- Problem to solve -
Repeat the records. Leave nothing out.

- Data listing -
⟨
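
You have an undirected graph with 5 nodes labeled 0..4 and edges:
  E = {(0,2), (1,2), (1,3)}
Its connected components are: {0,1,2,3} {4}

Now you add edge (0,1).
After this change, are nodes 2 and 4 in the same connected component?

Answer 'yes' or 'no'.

Answer: no

Derivation:
Initial components: {0,1,2,3} {4}
Adding edge (0,1): both already in same component {0,1,2,3}. No change.
New components: {0,1,2,3} {4}
Are 2 and 4 in the same component? no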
⟩
- Response for this exercise -
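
You have an undirected graph with 5 nodes labeled 0..4 and edges:
  E = {(0,2), (1,2), (1,3)}
Its connected components are: {0,1,2,3} {4}

Now you add edge (0,1).
After this change, are nodes 2 and 4 in the same connected component?

Answer 'yes' or 'no'.

Answer: no

Derivation:
Initial components: {0,1,2,3} {4}
Adding edge (0,1): both already in same component {0,1,2,3}. No change.
New components: {0,1,2,3} {4}
Are 2 and 4 in the same component? no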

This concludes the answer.